= What the task requires =
Go through the records and count the lines where the string "order" occurs. Reply with the number only.
##### Records supplied #####
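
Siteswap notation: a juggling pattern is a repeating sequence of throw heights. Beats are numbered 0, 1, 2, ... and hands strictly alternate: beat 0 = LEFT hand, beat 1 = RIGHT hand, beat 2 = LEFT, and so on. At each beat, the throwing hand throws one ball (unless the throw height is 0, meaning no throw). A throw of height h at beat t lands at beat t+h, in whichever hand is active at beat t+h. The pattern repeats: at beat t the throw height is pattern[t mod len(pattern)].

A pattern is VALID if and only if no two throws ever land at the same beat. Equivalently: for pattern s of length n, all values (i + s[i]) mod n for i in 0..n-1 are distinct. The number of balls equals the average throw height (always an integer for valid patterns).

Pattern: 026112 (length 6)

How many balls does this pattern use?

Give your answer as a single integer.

Pattern = [0, 2, 6, 1, 1, 2], length n = 6
  position 0: throw height = 0, running sum = 0
  position 1: throw height = 2, running sum = 2
  position 2: throw height = 6, running sum = 8
  position 3: throw height = 1, running sum = 9
  position 4: throw height = 1, running sum = 10
  position 5: throw height = 2, running sum = 12
Total sum = 12; balls = sum / n = 12 / 6 = 2

Answer: 2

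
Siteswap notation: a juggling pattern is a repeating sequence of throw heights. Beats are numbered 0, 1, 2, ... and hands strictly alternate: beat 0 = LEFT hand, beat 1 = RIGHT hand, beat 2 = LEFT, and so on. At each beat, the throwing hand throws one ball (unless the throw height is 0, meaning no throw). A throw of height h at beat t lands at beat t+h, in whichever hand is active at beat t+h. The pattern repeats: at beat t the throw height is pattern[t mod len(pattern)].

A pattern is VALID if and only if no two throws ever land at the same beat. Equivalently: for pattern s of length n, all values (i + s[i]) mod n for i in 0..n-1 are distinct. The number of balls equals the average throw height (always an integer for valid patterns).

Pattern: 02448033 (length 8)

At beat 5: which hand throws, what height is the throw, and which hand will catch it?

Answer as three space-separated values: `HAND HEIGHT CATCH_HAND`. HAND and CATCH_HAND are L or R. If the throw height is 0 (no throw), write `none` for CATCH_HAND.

Answer: R 0 none

Derivation:
Beat 5: 5 mod 2 = 1, so hand = R
Throw height = pattern[5 mod 8] = pattern[5] = 0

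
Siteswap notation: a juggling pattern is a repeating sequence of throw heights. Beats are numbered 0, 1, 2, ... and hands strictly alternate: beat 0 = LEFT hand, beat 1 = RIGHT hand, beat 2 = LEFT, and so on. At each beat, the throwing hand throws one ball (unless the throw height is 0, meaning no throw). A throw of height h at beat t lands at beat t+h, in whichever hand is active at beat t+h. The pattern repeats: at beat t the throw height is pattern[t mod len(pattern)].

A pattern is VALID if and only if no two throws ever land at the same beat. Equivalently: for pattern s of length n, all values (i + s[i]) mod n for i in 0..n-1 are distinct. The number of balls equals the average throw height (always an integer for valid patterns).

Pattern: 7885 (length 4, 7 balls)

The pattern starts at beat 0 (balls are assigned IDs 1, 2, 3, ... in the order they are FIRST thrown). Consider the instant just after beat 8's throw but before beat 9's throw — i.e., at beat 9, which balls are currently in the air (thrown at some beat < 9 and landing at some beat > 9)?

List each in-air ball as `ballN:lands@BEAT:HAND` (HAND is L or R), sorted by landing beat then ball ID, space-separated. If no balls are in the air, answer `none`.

Beat 0 (L): throw ball1 h=7 -> lands@7:R; in-air after throw: [b1@7:R]
Beat 1 (R): throw ball2 h=8 -> lands@9:R; in-air after throw: [b1@7:R b2@9:R]
Beat 2 (L): throw ball3 h=8 -> lands@10:L; in-air after throw: [b1@7:R b2@9:R b3@10:L]
Beat 3 (R): throw ball4 h=5 -> lands@8:L; in-air after throw: [b1@7:R b4@8:L b2@9:R b3@10:L]
Beat 4 (L): throw ball5 h=7 -> lands@11:R; in-air after throw: [b1@7:R b4@8:L b2@9:R b3@10:L b5@11:R]
Beat 5 (R): throw ball6 h=8 -> lands@13:R; in-air after throw: [b1@7:R b4@8:L b2@9:R b3@10:L b5@11:R b6@13:R]
Beat 6 (L): throw ball7 h=8 -> lands@14:L; in-air after throw: [b1@7:R b4@8:L b2@9:R b3@10:L b5@11:R b6@13:R b7@14:L]
Beat 7 (R): throw ball1 h=5 -> lands@12:L; in-air after throw: [b4@8:L b2@9:R b3@10:L b5@11:R b1@12:L b6@13:R b7@14:L]
Beat 8 (L): throw ball4 h=7 -> lands@15:R; in-air after throw: [b2@9:R b3@10:L b5@11:R b1@12:L b6@13:R b7@14:L b4@15:R]
Beat 9 (R): throw ball2 h=8 -> lands@17:R; in-air after throw: [b3@10:L b5@11:R b1@12:L b6@13:R b7@14:L b4@15:R b2@17:R]

Answer: ball3:lands@10:L ball5:lands@11:R ball1:lands@12:L ball6:lands@13:R ball7:lands@14:L ball4:lands@15:R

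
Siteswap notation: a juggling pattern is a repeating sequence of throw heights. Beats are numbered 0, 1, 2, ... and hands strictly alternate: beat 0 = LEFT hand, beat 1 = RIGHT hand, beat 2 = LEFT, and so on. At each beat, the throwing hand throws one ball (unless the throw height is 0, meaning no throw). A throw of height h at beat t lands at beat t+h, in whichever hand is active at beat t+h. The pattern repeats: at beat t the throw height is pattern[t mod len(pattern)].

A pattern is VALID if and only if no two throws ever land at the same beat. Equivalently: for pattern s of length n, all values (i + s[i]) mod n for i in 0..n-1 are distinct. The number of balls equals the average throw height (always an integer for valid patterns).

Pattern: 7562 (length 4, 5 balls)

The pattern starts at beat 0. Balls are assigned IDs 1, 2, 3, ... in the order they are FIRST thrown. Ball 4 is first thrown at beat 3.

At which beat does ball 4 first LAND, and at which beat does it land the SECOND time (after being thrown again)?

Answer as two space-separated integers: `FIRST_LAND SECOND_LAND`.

Answer: 5 10

Derivation:
Beat 0 (L): throw ball1 h=7 -> lands@7:R; in-air after throw: [b1@7:R]
Beat 1 (R): throw ball2 h=5 -> lands@6:L; in-air after throw: [b2@6:L b1@7:R]
Beat 2 (L): throw ball3 h=6 -> lands@8:L; in-air after throw: [b2@6:L b1@7:R b3@8:L]
Beat 3 (R): throw ball4 h=2 -> lands@5:R; in-air after throw: [b4@5:R b2@6:L b1@7:R b3@8:L]
Beat 4 (L): throw ball5 h=7 -> lands@11:R; in-air after throw: [b4@5:R b2@6:L b1@7:R b3@8:L b5@11:R]
Beat 5 (R): throw ball4 h=5 -> lands@10:L; in-air after throw: [b2@6:L b1@7:R b3@8:L b4@10:L b5@11:R]
Beat 6 (L): throw ball2 h=6 -> lands@12:L; in-air after throw: [b1@7:R b3@8:L b4@10:L b5@11:R b2@12:L]
Beat 7 (R): throw ball1 h=2 -> lands@9:R; in-air after throw: [b3@8:L b1@9:R b4@10:L b5@11:R b2@12:L]
Beat 8 (L): throw ball3 h=7 -> lands@15:R; in-air after throw: [b1@9:R b4@10:L b5@11:R b2@12:L b3@15:R]
Beat 9 (R): throw ball1 h=5 -> lands@14:L; in-air after throw: [b4@10:L b5@11:R b2@12:L b1@14:L b3@15:R]
Beat 10 (L): throw ball4 h=6 -> lands@16:L; in-air after throw: [b5@11:R b2@12:L b1@14:L b3@15:R b4@16:L]
Ball 4: thrown@3 h=2 -> first land @5; rethrown@5 h=5 -> second land @10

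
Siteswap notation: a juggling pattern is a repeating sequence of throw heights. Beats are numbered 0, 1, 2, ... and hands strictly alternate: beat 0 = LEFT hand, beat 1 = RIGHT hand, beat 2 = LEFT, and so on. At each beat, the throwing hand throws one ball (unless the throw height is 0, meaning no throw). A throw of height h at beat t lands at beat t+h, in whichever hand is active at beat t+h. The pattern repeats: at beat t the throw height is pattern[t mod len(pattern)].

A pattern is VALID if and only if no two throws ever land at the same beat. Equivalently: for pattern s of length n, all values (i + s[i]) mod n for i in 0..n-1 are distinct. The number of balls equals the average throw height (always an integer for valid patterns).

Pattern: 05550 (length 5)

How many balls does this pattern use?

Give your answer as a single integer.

Pattern = [0, 5, 5, 5, 0], length n = 5
  position 0: throw height = 0, running sum = 0
  position 1: throw height = 5, running sum = 5
  position 2: throw height = 5, running sum = 10
  position 3: throw height = 5, running sum = 15
  position 4: throw height = 0, running sum = 15
Total sum = 15; balls = sum / n = 15 / 5 = 3

Answer: 3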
#####
= Solution for this exercise =
2